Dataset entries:
BEGIN

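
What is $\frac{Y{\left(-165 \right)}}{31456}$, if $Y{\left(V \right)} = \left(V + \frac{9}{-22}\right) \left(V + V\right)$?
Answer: $\frac{54585}{31456} \approx 1.7353$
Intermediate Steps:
$Y{\left(V \right)} = 2 V \left(- \frac{9}{22} + V\right)$ ($Y{\left(V \right)} = \left(V + 9 \left(- \frac{1}{22}\right)\right) 2 V = \left(V - \frac{9}{22}\right) 2 V = \left(- \frac{9}{22} + V\right) 2 V = 2 V \left(- \frac{9}{22} + V\right)$)
$\frac{Y{\left(-165 \right)}}{31456} = \frac{\frac{1}{11} \left(-165\right) \left(-9 + 22 \left(-165\right)\right)}{31456} = \frac{1}{11} \left(-165\right) \left(-9 - 3630\right) \frac{1}{31456} = \frac{1}{11} \left(-165\right) \left(-3639\right) \frac{1}{31456} = 54585 \cdot \frac{1}{31456} = \frac{54585}{31456}$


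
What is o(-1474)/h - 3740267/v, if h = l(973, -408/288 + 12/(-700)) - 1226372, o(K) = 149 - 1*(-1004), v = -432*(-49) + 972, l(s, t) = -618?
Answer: -91785914675/543311172 ≈ -168.94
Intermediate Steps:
v = 22140 (v = 21168 + 972 = 22140)
o(K) = 1153 (o(K) = 149 + 1004 = 1153)
h = -1226990 (h = -618 - 1226372 = -1226990)
o(-1474)/h - 3740267/v = 1153/(-1226990) - 3740267/22140 = 1153*(-1/1226990) - 3740267*1/22140 = -1153/1226990 - 3740267/22140 = -91785914675/543311172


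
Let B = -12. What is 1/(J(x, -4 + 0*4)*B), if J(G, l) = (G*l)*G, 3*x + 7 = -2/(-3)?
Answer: 27/5776 ≈ 0.0046745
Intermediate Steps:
x = -19/9 (x = -7/3 + (-2/(-3))/3 = -7/3 + (-2*(-⅓))/3 = -7/3 + (⅓)*(⅔) = -7/3 + 2/9 = -19/9 ≈ -2.1111)
J(G, l) = l*G²
1/(J(x, -4 + 0*4)*B) = 1/(((-4 + 0*4)*(-19/9)²)*(-12)) = 1/(((-4 + 0)*(361/81))*(-12)) = 1/(-4*361/81*(-12)) = 1/(-1444/81*(-12)) = 1/(5776/27) = 27/5776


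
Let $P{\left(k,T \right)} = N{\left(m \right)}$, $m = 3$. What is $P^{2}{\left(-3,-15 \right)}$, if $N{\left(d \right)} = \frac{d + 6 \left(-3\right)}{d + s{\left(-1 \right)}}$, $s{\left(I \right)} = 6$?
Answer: $\frac{25}{9} \approx 2.7778$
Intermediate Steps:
$N{\left(d \right)} = \frac{-18 + d}{6 + d}$ ($N{\left(d \right)} = \frac{d + 6 \left(-3\right)}{d + 6} = \frac{d - 18}{6 + d} = \frac{-18 + d}{6 + d}$)
$P{\left(k,T \right)} = - \frac{5}{3}$ ($P{\left(k,T \right)} = \frac{-18 + 3}{6 + 3} = \frac{1}{9} \left(-15\right) = - \frac{5}{3}$)
$P^{2}{\left(-3,-15 \right)} = \left(- \frac{5}{3}\right)^{2} = \frac{25}{9}$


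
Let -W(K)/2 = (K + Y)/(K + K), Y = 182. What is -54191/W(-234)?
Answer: 487719/2 ≈ 2.4386e+5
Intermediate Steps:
W(K) = -(182 + K)/K (W(K) = -2*(K + 182)/(K + K) = -2*(182 + K)/(2*K) = -2*(182 + K)*1/(2*K) = -(182 + K)/K)
-54191/W(-234) = -54191*(-234/(-182 - 1*(-234))) = -54191*(-234/(-182 + 234)) = -54191/((-1/234*52)) = -54191/(-2/9) = -54191*(-9/2) = 487719/2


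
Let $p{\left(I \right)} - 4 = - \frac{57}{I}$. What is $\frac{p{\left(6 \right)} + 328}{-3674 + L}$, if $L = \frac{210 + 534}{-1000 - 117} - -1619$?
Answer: $- \frac{240155}{1530786} \approx -0.15688$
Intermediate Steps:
$p{\left(I \right)} = 4 - \frac{57}{I}$
$L = \frac{1807679}{1117}$ ($L = \frac{744}{-1117} + 1619 = 744 \left(- \frac{1}{1117}\right) + 1619 = - \frac{744}{1117} + 1619 = \frac{1807679}{1117} \approx 1618.3$)
$\frac{p{\left(6 \right)} + 328}{-3674 + L} = \frac{\left(4 - \frac{57}{6}\right) + 328}{-3674 + \frac{1807679}{1117}} = \frac{\left(4 - \frac{19}{2}\right) + 328}{- \frac{2296179}{1117}} = \left(\left(4 - \frac{19}{2}\right) + 328\right) \left(- \frac{1117}{2296179}\right) = \left(- \frac{11}{2} + 328\right) \left(- \frac{1117}{2296179}\right) = \frac{645}{2} \left(- \frac{1117}{2296179}\right) = - \frac{240155}{1530786}$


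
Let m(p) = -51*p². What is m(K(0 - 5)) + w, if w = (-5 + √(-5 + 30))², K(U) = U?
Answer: -1275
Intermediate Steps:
w = 0 (w = (-5 + √25)² = (-5 + 5)² = 0² = 0)
m(K(0 - 5)) + w = -51*(0 - 5)² + 0 = -51*(-5)² + 0 = -51*25 + 0 = -1275 + 0 = -1275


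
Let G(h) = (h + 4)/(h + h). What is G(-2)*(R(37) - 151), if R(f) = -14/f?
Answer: 5601/74 ≈ 75.689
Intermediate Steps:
G(h) = (4 + h)/(2*h) (G(h) = (4 + h)/((2*h)) = (4 + h)*(1/(2*h)) = (4 + h)/(2*h))
G(-2)*(R(37) - 151) = ((1/2)*(4 - 2)/(-2))*(-14/37 - 151) = ((1/2)*(-1/2)*2)*(-14*1/37 - 151) = -(-14/37 - 151)/2 = -1/2*(-5601/37) = 5601/74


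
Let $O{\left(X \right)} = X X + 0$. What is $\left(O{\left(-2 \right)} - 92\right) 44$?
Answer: $-3872$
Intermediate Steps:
$O{\left(X \right)} = X^{2}$ ($O{\left(X \right)} = X^{2} + 0 = X^{2}$)
$\left(O{\left(-2 \right)} - 92\right) 44 = \left(\left(-2\right)^{2} - 92\right) 44 = \left(4 - 92\right) 44 = \left(-88\right) 44 = -3872$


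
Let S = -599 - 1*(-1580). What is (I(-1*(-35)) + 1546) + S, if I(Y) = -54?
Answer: 2473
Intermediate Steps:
S = 981 (S = -599 + 1580 = 981)
(I(-1*(-35)) + 1546) + S = (-54 + 1546) + 981 = 1492 + 981 = 2473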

END

* WHAT TO PRODUCE
Your task is to transcribe all of the entries word for word.

* TASK SOLUTION
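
What is $\frac{Y{\left(-165 \right)}}{31456}$, if $Y{\left(V \right)} = \left(V + \frac{9}{-22}\right) \left(V + V\right)$?
Answer: $\frac{54585}{31456} \approx 1.7353$
Intermediate Steps:
$Y{\left(V \right)} = 2 V \left(- \frac{9}{22} + V\right)$ ($Y{\left(V \right)} = \left(V + 9 \left(- \frac{1}{22}\right)\right) 2 V = \left(V - \frac{9}{22}\right) 2 V = \left(- \frac{9}{22} + V\right) 2 V = 2 V \left(- \frac{9}{22} + V\right)$)
$\frac{Y{\left(-165 \right)}}{31456} = \frac{\frac{1}{11} \left(-165\right) \left(-9 + 22 \left(-165\right)\right)}{31456} = \frac{1}{11} \left(-165\right) \left(-9 - 3630\right) \frac{1}{31456} = \frac{1}{11} \left(-165\right) \left(-3639\right) \frac{1}{31456} = 54585 \cdot \frac{1}{31456} = \frac{54585}{31456}$


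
What is o(-1474)/h - 3740267/v, if h = l(973, -408/288 + 12/(-700)) - 1226372, o(K) = 149 - 1*(-1004), v = -432*(-49) + 972, l(s, t) = -618?
Answer: -91785914675/543311172 ≈ -168.94
Intermediate Steps:
v = 22140 (v = 21168 + 972 = 22140)
o(K) = 1153 (o(K) = 149 + 1004 = 1153)
h = -1226990 (h = -618 - 1226372 = -1226990)
o(-1474)/h - 3740267/v = 1153/(-1226990) - 3740267/22140 = 1153*(-1/1226990) - 3740267*1/22140 = -1153/1226990 - 3740267/22140 = -91785914675/543311172


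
Let B = -12. What is 1/(J(x, -4 + 0*4)*B), if J(G, l) = (G*l)*G, 3*x + 7 = -2/(-3)?
Answer: 27/5776 ≈ 0.0046745
Intermediate Steps:
x = -19/9 (x = -7/3 + (-2/(-3))/3 = -7/3 + (-2*(-⅓))/3 = -7/3 + (⅓)*(⅔) = -7/3 + 2/9 = -19/9 ≈ -2.1111)
J(G, l) = l*G²
1/(J(x, -4 + 0*4)*B) = 1/(((-4 + 0*4)*(-19/9)²)*(-12)) = 1/(((-4 + 0)*(361/81))*(-12)) = 1/(-4*361/81*(-12)) = 1/(-1444/81*(-12)) = 1/(5776/27) = 27/5776


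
Let $P{\left(k,T \right)} = N{\left(m \right)}$, $m = 3$. What is $P^{2}{\left(-3,-15 \right)}$, if $N{\left(d \right)} = \frac{d + 6 \left(-3\right)}{d + s{\left(-1 \right)}}$, $s{\left(I \right)} = 6$?
Answer: $\frac{25}{9} \approx 2.7778$
Intermediate Steps:
$N{\left(d \right)} = \frac{-18 + d}{6 + d}$ ($N{\left(d \right)} = \frac{d + 6 \left(-3\right)}{d + 6} = \frac{d - 18}{6 + d} = \frac{-18 + d}{6 + d}$)
$P{\left(k,T \right)} = - \frac{5}{3}$ ($P{\left(k,T \right)} = \frac{-18 + 3}{6 + 3} = \frac{1}{9} \left(-15\right) = - \frac{5}{3}$)
$P^{2}{\left(-3,-15 \right)} = \left(- \frac{5}{3}\right)^{2} = \frac{25}{9}$


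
Let -W(K)/2 = (K + Y)/(K + K), Y = 182. What is -54191/W(-234)?
Answer: 487719/2 ≈ 2.4386e+5
Intermediate Steps:
W(K) = -(182 + K)/K (W(K) = -2*(K + 182)/(K + K) = -2*(182 + K)/(2*K) = -2*(182 + K)*1/(2*K) = -(182 + K)/K)
-54191/W(-234) = -54191*(-234/(-182 - 1*(-234))) = -54191*(-234/(-182 + 234)) = -54191/((-1/234*52)) = -54191/(-2/9) = -54191*(-9/2) = 487719/2


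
Let $p{\left(I \right)} - 4 = - \frac{57}{I}$. What is $\frac{p{\left(6 \right)} + 328}{-3674 + L}$, if $L = \frac{210 + 534}{-1000 - 117} - -1619$?
Answer: $- \frac{240155}{1530786} \approx -0.15688$
Intermediate Steps:
$p{\left(I \right)} = 4 - \frac{57}{I}$
$L = \frac{1807679}{1117}$ ($L = \frac{744}{-1117} + 1619 = 744 \left(- \frac{1}{1117}\right) + 1619 = - \frac{744}{1117} + 1619 = \frac{1807679}{1117} \approx 1618.3$)
$\frac{p{\left(6 \right)} + 328}{-3674 + L} = \frac{\left(4 - \frac{57}{6}\right) + 328}{-3674 + \frac{1807679}{1117}} = \frac{\left(4 - \frac{19}{2}\right) + 328}{- \frac{2296179}{1117}} = \left(\left(4 - \frac{19}{2}\right) + 328\right) \left(- \frac{1117}{2296179}\right) = \left(- \frac{11}{2} + 328\right) \left(- \frac{1117}{2296179}\right) = \frac{645}{2} \left(- \frac{1117}{2296179}\right) = - \frac{240155}{1530786}$


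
Let m(p) = -51*p². What is m(K(0 - 5)) + w, if w = (-5 + √(-5 + 30))², K(U) = U?
Answer: -1275
Intermediate Steps:
w = 0 (w = (-5 + √25)² = (-5 + 5)² = 0² = 0)
m(K(0 - 5)) + w = -51*(0 - 5)² + 0 = -51*(-5)² + 0 = -51*25 + 0 = -1275 + 0 = -1275


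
Let G(h) = (h + 4)/(h + h). What is G(-2)*(R(37) - 151), if R(f) = -14/f?
Answer: 5601/74 ≈ 75.689
Intermediate Steps:
G(h) = (4 + h)/(2*h) (G(h) = (4 + h)/((2*h)) = (4 + h)*(1/(2*h)) = (4 + h)/(2*h))
G(-2)*(R(37) - 151) = ((1/2)*(4 - 2)/(-2))*(-14/37 - 151) = ((1/2)*(-1/2)*2)*(-14*1/37 - 151) = -(-14/37 - 151)/2 = -1/2*(-5601/37) = 5601/74


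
Let $O{\left(X \right)} = X X + 0$. What is $\left(O{\left(-2 \right)} - 92\right) 44$?
Answer: $-3872$
Intermediate Steps:
$O{\left(X \right)} = X^{2}$ ($O{\left(X \right)} = X^{2} + 0 = X^{2}$)
$\left(O{\left(-2 \right)} - 92\right) 44 = \left(\left(-2\right)^{2} - 92\right) 44 = \left(4 - 92\right) 44 = \left(-88\right) 44 = -3872$


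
Let S = -599 - 1*(-1580). What is (I(-1*(-35)) + 1546) + S, if I(Y) = -54?
Answer: 2473
Intermediate Steps:
S = 981 (S = -599 + 1580 = 981)
(I(-1*(-35)) + 1546) + S = (-54 + 1546) + 981 = 1492 + 981 = 2473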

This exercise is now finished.